Find the line that contains "A = [9, -6, 11, -5, 4, -1]" in the entries below. Output it and each later line exactly, and nothing else.

___

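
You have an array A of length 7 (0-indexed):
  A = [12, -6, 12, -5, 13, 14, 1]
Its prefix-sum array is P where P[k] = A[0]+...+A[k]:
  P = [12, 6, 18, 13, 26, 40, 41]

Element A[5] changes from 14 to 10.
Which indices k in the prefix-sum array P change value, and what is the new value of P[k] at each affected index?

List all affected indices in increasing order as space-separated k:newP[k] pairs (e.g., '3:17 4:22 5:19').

Answer: 5:36 6:37

Derivation:
P[k] = A[0] + ... + A[k]
P[k] includes A[5] iff k >= 5
Affected indices: 5, 6, ..., 6; delta = -4
  P[5]: 40 + -4 = 36
  P[6]: 41 + -4 = 37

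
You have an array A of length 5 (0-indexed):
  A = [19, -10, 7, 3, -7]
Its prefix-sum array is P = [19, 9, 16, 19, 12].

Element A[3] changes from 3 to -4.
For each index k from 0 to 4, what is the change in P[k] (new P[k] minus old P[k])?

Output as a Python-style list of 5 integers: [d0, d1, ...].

Element change: A[3] 3 -> -4, delta = -7
For k < 3: P[k] unchanged, delta_P[k] = 0
For k >= 3: P[k] shifts by exactly -7
Delta array: [0, 0, 0, -7, -7]

Answer: [0, 0, 0, -7, -7]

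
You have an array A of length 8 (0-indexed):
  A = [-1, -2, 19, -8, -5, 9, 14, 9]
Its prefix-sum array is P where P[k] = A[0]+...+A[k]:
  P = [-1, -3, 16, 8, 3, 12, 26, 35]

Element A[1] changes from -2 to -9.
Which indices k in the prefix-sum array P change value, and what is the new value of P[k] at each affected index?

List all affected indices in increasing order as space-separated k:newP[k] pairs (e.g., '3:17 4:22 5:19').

P[k] = A[0] + ... + A[k]
P[k] includes A[1] iff k >= 1
Affected indices: 1, 2, ..., 7; delta = -7
  P[1]: -3 + -7 = -10
  P[2]: 16 + -7 = 9
  P[3]: 8 + -7 = 1
  P[4]: 3 + -7 = -4
  P[5]: 12 + -7 = 5
  P[6]: 26 + -7 = 19
  P[7]: 35 + -7 = 28

Answer: 1:-10 2:9 3:1 4:-4 5:5 6:19 7:28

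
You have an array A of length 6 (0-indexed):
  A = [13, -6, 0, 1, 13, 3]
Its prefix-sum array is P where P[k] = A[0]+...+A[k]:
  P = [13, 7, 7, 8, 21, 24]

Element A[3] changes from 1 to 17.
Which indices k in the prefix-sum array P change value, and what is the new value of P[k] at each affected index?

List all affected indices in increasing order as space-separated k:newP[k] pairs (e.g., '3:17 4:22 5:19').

P[k] = A[0] + ... + A[k]
P[k] includes A[3] iff k >= 3
Affected indices: 3, 4, ..., 5; delta = 16
  P[3]: 8 + 16 = 24
  P[4]: 21 + 16 = 37
  P[5]: 24 + 16 = 40

Answer: 3:24 4:37 5:40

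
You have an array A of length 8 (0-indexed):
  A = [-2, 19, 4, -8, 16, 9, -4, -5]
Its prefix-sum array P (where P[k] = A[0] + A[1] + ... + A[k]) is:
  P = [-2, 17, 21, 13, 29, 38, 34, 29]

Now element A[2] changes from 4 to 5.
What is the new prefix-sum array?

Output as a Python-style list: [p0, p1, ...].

Answer: [-2, 17, 22, 14, 30, 39, 35, 30]

Derivation:
Change: A[2] 4 -> 5, delta = 1
P[k] for k < 2: unchanged (A[2] not included)
P[k] for k >= 2: shift by delta = 1
  P[0] = -2 + 0 = -2
  P[1] = 17 + 0 = 17
  P[2] = 21 + 1 = 22
  P[3] = 13 + 1 = 14
  P[4] = 29 + 1 = 30
  P[5] = 38 + 1 = 39
  P[6] = 34 + 1 = 35
  P[7] = 29 + 1 = 30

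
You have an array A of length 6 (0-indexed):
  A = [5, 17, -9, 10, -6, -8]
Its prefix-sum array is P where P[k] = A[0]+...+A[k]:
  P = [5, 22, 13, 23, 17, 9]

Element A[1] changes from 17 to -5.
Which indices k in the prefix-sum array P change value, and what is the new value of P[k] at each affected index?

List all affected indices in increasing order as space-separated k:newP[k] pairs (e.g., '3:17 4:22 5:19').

Answer: 1:0 2:-9 3:1 4:-5 5:-13

Derivation:
P[k] = A[0] + ... + A[k]
P[k] includes A[1] iff k >= 1
Affected indices: 1, 2, ..., 5; delta = -22
  P[1]: 22 + -22 = 0
  P[2]: 13 + -22 = -9
  P[3]: 23 + -22 = 1
  P[4]: 17 + -22 = -5
  P[5]: 9 + -22 = -13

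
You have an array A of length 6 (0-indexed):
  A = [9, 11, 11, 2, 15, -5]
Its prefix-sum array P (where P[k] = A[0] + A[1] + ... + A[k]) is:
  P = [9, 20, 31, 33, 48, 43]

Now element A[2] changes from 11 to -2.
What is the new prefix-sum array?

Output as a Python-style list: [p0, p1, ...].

Change: A[2] 11 -> -2, delta = -13
P[k] for k < 2: unchanged (A[2] not included)
P[k] for k >= 2: shift by delta = -13
  P[0] = 9 + 0 = 9
  P[1] = 20 + 0 = 20
  P[2] = 31 + -13 = 18
  P[3] = 33 + -13 = 20
  P[4] = 48 + -13 = 35
  P[5] = 43 + -13 = 30

Answer: [9, 20, 18, 20, 35, 30]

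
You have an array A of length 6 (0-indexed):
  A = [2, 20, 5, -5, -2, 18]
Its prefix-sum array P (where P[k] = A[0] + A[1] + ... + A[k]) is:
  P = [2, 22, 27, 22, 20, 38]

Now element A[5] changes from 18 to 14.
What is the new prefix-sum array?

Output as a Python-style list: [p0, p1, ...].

Change: A[5] 18 -> 14, delta = -4
P[k] for k < 5: unchanged (A[5] not included)
P[k] for k >= 5: shift by delta = -4
  P[0] = 2 + 0 = 2
  P[1] = 22 + 0 = 22
  P[2] = 27 + 0 = 27
  P[3] = 22 + 0 = 22
  P[4] = 20 + 0 = 20
  P[5] = 38 + -4 = 34

Answer: [2, 22, 27, 22, 20, 34]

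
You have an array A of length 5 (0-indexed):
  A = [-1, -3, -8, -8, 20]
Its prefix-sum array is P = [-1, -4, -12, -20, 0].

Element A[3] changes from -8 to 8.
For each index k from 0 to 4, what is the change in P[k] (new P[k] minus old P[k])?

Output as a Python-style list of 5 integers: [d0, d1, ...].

Element change: A[3] -8 -> 8, delta = 16
For k < 3: P[k] unchanged, delta_P[k] = 0
For k >= 3: P[k] shifts by exactly 16
Delta array: [0, 0, 0, 16, 16]

Answer: [0, 0, 0, 16, 16]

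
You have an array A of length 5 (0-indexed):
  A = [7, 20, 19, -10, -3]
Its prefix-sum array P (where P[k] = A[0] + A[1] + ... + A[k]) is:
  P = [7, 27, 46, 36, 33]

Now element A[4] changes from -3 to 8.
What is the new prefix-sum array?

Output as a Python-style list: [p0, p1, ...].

Change: A[4] -3 -> 8, delta = 11
P[k] for k < 4: unchanged (A[4] not included)
P[k] for k >= 4: shift by delta = 11
  P[0] = 7 + 0 = 7
  P[1] = 27 + 0 = 27
  P[2] = 46 + 0 = 46
  P[3] = 36 + 0 = 36
  P[4] = 33 + 11 = 44

Answer: [7, 27, 46, 36, 44]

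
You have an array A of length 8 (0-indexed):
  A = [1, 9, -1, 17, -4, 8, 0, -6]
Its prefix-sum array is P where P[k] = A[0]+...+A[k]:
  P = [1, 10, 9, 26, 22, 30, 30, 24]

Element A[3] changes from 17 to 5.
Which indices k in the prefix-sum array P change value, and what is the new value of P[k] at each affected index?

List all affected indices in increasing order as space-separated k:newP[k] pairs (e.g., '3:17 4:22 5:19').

P[k] = A[0] + ... + A[k]
P[k] includes A[3] iff k >= 3
Affected indices: 3, 4, ..., 7; delta = -12
  P[3]: 26 + -12 = 14
  P[4]: 22 + -12 = 10
  P[5]: 30 + -12 = 18
  P[6]: 30 + -12 = 18
  P[7]: 24 + -12 = 12

Answer: 3:14 4:10 5:18 6:18 7:12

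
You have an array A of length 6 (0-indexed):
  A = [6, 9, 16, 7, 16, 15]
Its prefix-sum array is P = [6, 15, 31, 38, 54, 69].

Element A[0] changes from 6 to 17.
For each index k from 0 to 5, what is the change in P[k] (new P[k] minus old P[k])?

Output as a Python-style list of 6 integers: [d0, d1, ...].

Answer: [11, 11, 11, 11, 11, 11]

Derivation:
Element change: A[0] 6 -> 17, delta = 11
For k < 0: P[k] unchanged, delta_P[k] = 0
For k >= 0: P[k] shifts by exactly 11
Delta array: [11, 11, 11, 11, 11, 11]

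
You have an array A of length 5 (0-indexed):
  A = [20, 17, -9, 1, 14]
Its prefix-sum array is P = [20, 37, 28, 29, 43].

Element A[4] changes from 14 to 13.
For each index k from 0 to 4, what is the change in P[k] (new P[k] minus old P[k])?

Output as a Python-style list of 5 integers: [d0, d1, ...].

Element change: A[4] 14 -> 13, delta = -1
For k < 4: P[k] unchanged, delta_P[k] = 0
For k >= 4: P[k] shifts by exactly -1
Delta array: [0, 0, 0, 0, -1]

Answer: [0, 0, 0, 0, -1]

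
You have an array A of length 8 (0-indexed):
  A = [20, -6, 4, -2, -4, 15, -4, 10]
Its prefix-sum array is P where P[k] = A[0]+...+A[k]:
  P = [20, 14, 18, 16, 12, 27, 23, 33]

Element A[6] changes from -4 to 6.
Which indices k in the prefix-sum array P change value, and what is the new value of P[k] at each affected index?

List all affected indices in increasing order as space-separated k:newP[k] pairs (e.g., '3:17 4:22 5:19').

Answer: 6:33 7:43

Derivation:
P[k] = A[0] + ... + A[k]
P[k] includes A[6] iff k >= 6
Affected indices: 6, 7, ..., 7; delta = 10
  P[6]: 23 + 10 = 33
  P[7]: 33 + 10 = 43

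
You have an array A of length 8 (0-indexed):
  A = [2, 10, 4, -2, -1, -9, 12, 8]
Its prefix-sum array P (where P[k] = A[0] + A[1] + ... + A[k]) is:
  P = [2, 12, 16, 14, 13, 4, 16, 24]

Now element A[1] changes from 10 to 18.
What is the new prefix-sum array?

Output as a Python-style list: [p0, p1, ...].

Change: A[1] 10 -> 18, delta = 8
P[k] for k < 1: unchanged (A[1] not included)
P[k] for k >= 1: shift by delta = 8
  P[0] = 2 + 0 = 2
  P[1] = 12 + 8 = 20
  P[2] = 16 + 8 = 24
  P[3] = 14 + 8 = 22
  P[4] = 13 + 8 = 21
  P[5] = 4 + 8 = 12
  P[6] = 16 + 8 = 24
  P[7] = 24 + 8 = 32

Answer: [2, 20, 24, 22, 21, 12, 24, 32]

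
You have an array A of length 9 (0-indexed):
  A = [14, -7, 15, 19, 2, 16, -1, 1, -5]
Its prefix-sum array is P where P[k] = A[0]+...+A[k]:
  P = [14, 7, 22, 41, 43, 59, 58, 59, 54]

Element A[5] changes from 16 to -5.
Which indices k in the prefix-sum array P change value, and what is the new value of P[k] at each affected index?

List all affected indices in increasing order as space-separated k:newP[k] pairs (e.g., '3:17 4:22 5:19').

P[k] = A[0] + ... + A[k]
P[k] includes A[5] iff k >= 5
Affected indices: 5, 6, ..., 8; delta = -21
  P[5]: 59 + -21 = 38
  P[6]: 58 + -21 = 37
  P[7]: 59 + -21 = 38
  P[8]: 54 + -21 = 33

Answer: 5:38 6:37 7:38 8:33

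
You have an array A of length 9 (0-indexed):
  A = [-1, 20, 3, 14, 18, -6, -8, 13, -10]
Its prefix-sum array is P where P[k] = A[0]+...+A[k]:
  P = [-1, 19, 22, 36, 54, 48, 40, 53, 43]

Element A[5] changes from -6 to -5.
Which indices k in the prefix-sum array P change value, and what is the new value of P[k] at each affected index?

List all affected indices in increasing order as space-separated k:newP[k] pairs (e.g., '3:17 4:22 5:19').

Answer: 5:49 6:41 7:54 8:44

Derivation:
P[k] = A[0] + ... + A[k]
P[k] includes A[5] iff k >= 5
Affected indices: 5, 6, ..., 8; delta = 1
  P[5]: 48 + 1 = 49
  P[6]: 40 + 1 = 41
  P[7]: 53 + 1 = 54
  P[8]: 43 + 1 = 44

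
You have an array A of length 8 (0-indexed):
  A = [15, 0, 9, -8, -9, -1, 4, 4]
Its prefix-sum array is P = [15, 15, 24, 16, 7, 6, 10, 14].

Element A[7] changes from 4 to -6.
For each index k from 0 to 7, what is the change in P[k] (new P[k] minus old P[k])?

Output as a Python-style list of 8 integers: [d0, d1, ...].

Answer: [0, 0, 0, 0, 0, 0, 0, -10]

Derivation:
Element change: A[7] 4 -> -6, delta = -10
For k < 7: P[k] unchanged, delta_P[k] = 0
For k >= 7: P[k] shifts by exactly -10
Delta array: [0, 0, 0, 0, 0, 0, 0, -10]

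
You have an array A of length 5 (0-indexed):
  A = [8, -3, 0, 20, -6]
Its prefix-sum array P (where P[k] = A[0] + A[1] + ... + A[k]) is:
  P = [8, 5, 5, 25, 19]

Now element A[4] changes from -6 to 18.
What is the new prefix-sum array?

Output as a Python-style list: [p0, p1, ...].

Change: A[4] -6 -> 18, delta = 24
P[k] for k < 4: unchanged (A[4] not included)
P[k] for k >= 4: shift by delta = 24
  P[0] = 8 + 0 = 8
  P[1] = 5 + 0 = 5
  P[2] = 5 + 0 = 5
  P[3] = 25 + 0 = 25
  P[4] = 19 + 24 = 43

Answer: [8, 5, 5, 25, 43]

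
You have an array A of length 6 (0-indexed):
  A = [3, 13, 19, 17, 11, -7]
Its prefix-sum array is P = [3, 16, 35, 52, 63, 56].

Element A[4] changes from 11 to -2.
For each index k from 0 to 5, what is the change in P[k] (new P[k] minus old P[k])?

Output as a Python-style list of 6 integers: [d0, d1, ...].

Answer: [0, 0, 0, 0, -13, -13]

Derivation:
Element change: A[4] 11 -> -2, delta = -13
For k < 4: P[k] unchanged, delta_P[k] = 0
For k >= 4: P[k] shifts by exactly -13
Delta array: [0, 0, 0, 0, -13, -13]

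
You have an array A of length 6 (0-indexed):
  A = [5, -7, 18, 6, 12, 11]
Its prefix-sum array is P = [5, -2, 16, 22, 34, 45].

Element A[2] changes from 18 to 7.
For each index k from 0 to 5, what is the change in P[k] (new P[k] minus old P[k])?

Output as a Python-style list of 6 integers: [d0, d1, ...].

Answer: [0, 0, -11, -11, -11, -11]

Derivation:
Element change: A[2] 18 -> 7, delta = -11
For k < 2: P[k] unchanged, delta_P[k] = 0
For k >= 2: P[k] shifts by exactly -11
Delta array: [0, 0, -11, -11, -11, -11]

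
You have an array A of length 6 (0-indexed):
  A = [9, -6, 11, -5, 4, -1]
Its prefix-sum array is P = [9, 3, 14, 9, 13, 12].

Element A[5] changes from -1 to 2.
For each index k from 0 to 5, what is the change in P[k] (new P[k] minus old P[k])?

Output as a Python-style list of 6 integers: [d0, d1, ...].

Answer: [0, 0, 0, 0, 0, 3]

Derivation:
Element change: A[5] -1 -> 2, delta = 3
For k < 5: P[k] unchanged, delta_P[k] = 0
For k >= 5: P[k] shifts by exactly 3
Delta array: [0, 0, 0, 0, 0, 3]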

___

Output>
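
  A = [9, -6, 11, -5, 4, -1]
Its prefix-sum array is P = [9, 3, 14, 9, 13, 12].

Element A[5] changes from -1 to 2.
For each index k from 0 to 5, what is the change in P[k] (new P[k] minus old P[k])?

Output as a Python-style list of 6 integers: [d0, d1, ...].

Answer: [0, 0, 0, 0, 0, 3]

Derivation:
Element change: A[5] -1 -> 2, delta = 3
For k < 5: P[k] unchanged, delta_P[k] = 0
For k >= 5: P[k] shifts by exactly 3
Delta array: [0, 0, 0, 0, 0, 3]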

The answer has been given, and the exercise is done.